TRY IT: Print the data that follows exactly as it stands, from its first line through the line containing "How many linear", and stop there.

------------------------------------------------------------------------

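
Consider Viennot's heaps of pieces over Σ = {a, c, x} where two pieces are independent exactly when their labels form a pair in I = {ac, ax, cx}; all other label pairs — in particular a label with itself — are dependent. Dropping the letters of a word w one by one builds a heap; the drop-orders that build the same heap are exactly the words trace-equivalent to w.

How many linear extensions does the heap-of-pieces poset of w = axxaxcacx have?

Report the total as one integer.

1260

0(a) covers ∅
1(x) covers ∅
2(x) covers 1:x
3(a) covers 0:a
4(x) covers 2:x
5(c) covers ∅
6(a) covers 3:a
7(c) covers 5:c
8(x) covers 4:x
floor of heap: 0:a, 1:x, 5:c
completions by unplaced set U, small U first (add the entries for U minus each lowest piece of U):
  |U|=1: {6}:1  {7}:1  {8}:1
  |U|=2: {3,6}:1  {4,8}:1  {5,7}:1  {6,7}:2  {6,8}:2  {7,8}:2
  |U|=3: {0,3,6}:1  {2,4,8}:1  {3,6,7}:3  {3,6,8}:3  {4,6,8}:3  {4,7,8}:3  {5,6,7}:3  {5,7,8}:3  {6,7,8}:6
  |U|=4: {0,3,6,7}:4  {0,3,6,8}:4  {1,2,4,8}:1  {2,4,6,8}:4  {2,4,7,8}:4  {3,4,6,8}:6  {3,5,6,7}:6  {3,6,7,8}:12  {4,5,7,8}:6  {4,6,7,8}:12  {5,6,7,8}:12
  |U|=5: {0,3,4,6,8}:10  {0,3,5,6,7}:10  {0,3,6,7,8}:20  {1,2,4,6,8}:5  {1,2,4,7,8}:5  {2,3,4,6,8}:10  {2,4,5,7,8}:10  {2,4,6,7,8}:20  {3,4,6,7,8}:30  {3,5,6,7,8}:30  {4,5,6,7,8}:30
  |U|=6: {0,2,3,4,6,8}:20  {0,3,4,6,7,8}:60  {0,3,5,6,7,8}:60  {1,2,3,4,6,8}:15  {1,2,4,5,7,8}:15  {1,2,4,6,7,8}:30  {2,3,4,6,7,8}:60  {2,4,5,6,7,8}:60  {3,4,5,6,7,8}:90
  |U|=7: {0,1,2,3,4,6,8}:35  {0,2,3,4,6,7,8}:140  {0,3,4,5,6,7,8}:210  {1,2,3,4,6,7,8}:105  {1,2,4,5,6,7,8}:105  {2,3,4,5,6,7,8}:210
  start at 0(a): 420
  start at 1(x): 560
  start at 5(c): 280
sum over floor = 1260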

------------------------------------------------------------------------

RESULT:
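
Consider Viennot's heaps of pieces over Σ = {a, c, x} where two pieces are independent exactly when their labels form a pair in I = {ac, ax, cx}; all other label pairs — in particular a label with itself — are dependent. Dropping the letters of a word w one by one builds a heap; the drop-orders that build the same heap are exactly the words trace-equivalent to w.

How many linear extensions does the heap-of-pieces poset of w = axxaxcacx have?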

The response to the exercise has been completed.